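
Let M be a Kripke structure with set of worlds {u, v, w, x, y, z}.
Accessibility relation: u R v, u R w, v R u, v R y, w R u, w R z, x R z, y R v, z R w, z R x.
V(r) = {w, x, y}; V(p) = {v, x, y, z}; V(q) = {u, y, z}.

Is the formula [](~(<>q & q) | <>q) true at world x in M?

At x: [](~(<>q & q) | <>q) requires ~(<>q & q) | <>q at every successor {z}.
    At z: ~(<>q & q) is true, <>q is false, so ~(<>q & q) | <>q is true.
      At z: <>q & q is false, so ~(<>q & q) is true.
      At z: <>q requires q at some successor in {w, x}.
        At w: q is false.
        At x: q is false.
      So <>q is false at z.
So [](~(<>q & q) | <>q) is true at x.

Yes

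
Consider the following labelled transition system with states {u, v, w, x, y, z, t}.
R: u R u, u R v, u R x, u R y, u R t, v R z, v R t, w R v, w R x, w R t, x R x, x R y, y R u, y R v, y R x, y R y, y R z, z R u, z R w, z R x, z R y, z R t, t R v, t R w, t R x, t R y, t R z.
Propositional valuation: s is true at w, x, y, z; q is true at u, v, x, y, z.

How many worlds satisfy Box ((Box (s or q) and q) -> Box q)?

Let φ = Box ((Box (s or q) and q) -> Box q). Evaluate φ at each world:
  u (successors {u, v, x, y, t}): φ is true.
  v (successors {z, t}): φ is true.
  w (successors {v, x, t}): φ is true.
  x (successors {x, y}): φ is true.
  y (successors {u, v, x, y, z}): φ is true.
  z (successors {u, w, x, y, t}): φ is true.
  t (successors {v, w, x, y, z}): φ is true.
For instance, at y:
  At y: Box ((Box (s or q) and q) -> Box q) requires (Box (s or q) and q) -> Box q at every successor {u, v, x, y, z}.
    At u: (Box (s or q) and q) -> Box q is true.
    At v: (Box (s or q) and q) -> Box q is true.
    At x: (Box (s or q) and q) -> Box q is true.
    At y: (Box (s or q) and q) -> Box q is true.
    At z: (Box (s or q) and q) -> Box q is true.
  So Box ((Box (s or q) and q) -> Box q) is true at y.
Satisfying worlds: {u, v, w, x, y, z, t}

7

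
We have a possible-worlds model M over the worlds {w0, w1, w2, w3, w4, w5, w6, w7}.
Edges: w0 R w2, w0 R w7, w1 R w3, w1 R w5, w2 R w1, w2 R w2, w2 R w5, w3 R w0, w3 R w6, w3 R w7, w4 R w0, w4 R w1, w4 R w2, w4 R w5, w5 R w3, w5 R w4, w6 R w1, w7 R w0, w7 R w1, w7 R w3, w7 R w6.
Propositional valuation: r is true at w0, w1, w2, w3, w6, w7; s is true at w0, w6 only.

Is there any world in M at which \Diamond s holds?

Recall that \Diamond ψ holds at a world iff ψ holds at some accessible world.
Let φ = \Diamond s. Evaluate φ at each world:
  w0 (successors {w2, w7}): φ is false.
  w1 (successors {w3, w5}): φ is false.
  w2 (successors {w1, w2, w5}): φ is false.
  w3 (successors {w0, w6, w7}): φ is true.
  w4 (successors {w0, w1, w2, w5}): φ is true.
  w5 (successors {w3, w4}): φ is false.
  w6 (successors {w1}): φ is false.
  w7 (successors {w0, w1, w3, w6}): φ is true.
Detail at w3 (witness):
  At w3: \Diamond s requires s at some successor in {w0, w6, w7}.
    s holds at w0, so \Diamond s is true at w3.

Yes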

• [Task description]: Word for word, print the listing above once more.

• [Expected answer]:
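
Let M be a Kripke structure with set of worlds {u, v, w, x, y, z}.
Accessibility relation: u R v, u R w, v R u, v R y, w R u, w R z, x R z, y R v, z R w, z R x.
V(r) = {w, x, y}; V(p) = {v, x, y, z}; V(q) = {u, y, z}.

Is the formula [](~(<>q & q) | <>q) true at world x in M?

At x: [](~(<>q & q) | <>q) requires ~(<>q & q) | <>q at every successor {z}.
    At z: ~(<>q & q) is true, <>q is false, so ~(<>q & q) | <>q is true.
      At z: <>q & q is false, so ~(<>q & q) is true.
      At z: <>q requires q at some successor in {w, x}.
        At w: q is false.
        At x: q is false.
      So <>q is false at z.
So [](~(<>q & q) | <>q) is true at x.

Yes

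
Consider the following labelled transition system with states {u, v, w, x, y, z, t}.
R: u R u, u R v, u R x, u R y, u R t, v R z, v R t, w R v, w R x, w R t, x R x, x R y, y R u, y R v, y R x, y R y, y R z, z R u, z R w, z R x, z R y, z R t, t R v, t R w, t R x, t R y, t R z.
Propositional valuation: s is true at w, x, y, z; q is true at u, v, x, y, z.

How many worlds satisfy Box ((Box (s or q) and q) -> Box q)?

Let φ = Box ((Box (s or q) and q) -> Box q). Evaluate φ at each world:
  u (successors {u, v, x, y, t}): φ is true.
  v (successors {z, t}): φ is true.
  w (successors {v, x, t}): φ is true.
  x (successors {x, y}): φ is true.
  y (successors {u, v, x, y, z}): φ is true.
  z (successors {u, w, x, y, t}): φ is true.
  t (successors {v, w, x, y, z}): φ is true.
For instance, at y:
  At y: Box ((Box (s or q) and q) -> Box q) requires (Box (s or q) and q) -> Box q at every successor {u, v, x, y, z}.
    At u: (Box (s or q) and q) -> Box q is true.
    At v: (Box (s or q) and q) -> Box q is true.
    At x: (Box (s or q) and q) -> Box q is true.
    At y: (Box (s or q) and q) -> Box q is true.
    At z: (Box (s or q) and q) -> Box q is true.
  So Box ((Box (s or q) and q) -> Box q) is true at y.
Satisfying worlds: {u, v, w, x, y, z, t}

7

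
We have a possible-worlds model M over the worlds {w0, w1, w2, w3, w4, w5, w6, w7}.
Edges: w0 R w2, w0 R w7, w1 R w3, w1 R w5, w2 R w1, w2 R w2, w2 R w5, w3 R w0, w3 R w6, w3 R w7, w4 R w0, w4 R w1, w4 R w2, w4 R w5, w5 R w3, w5 R w4, w6 R w1, w7 R w0, w7 R w1, w7 R w3, w7 R w6.
Propositional valuation: r is true at w0, w1, w2, w3, w6, w7; s is true at w0, w6 only.

Is there any world in M at which \Diamond s holds?

Recall that \Diamond ψ holds at a world iff ψ holds at some accessible world.
Let φ = \Diamond s. Evaluate φ at each world:
  w0 (successors {w2, w7}): φ is false.
  w1 (successors {w3, w5}): φ is false.
  w2 (successors {w1, w2, w5}): φ is false.
  w3 (successors {w0, w6, w7}): φ is true.
  w4 (successors {w0, w1, w2, w5}): φ is true.
  w5 (successors {w3, w4}): φ is false.
  w6 (successors {w1}): φ is false.
  w7 (successors {w0, w1, w3, w6}): φ is true.
Detail at w3 (witness):
  At w3: \Diamond s requires s at some successor in {w0, w6, w7}.
    s holds at w0, so \Diamond s is true at w3.

Yes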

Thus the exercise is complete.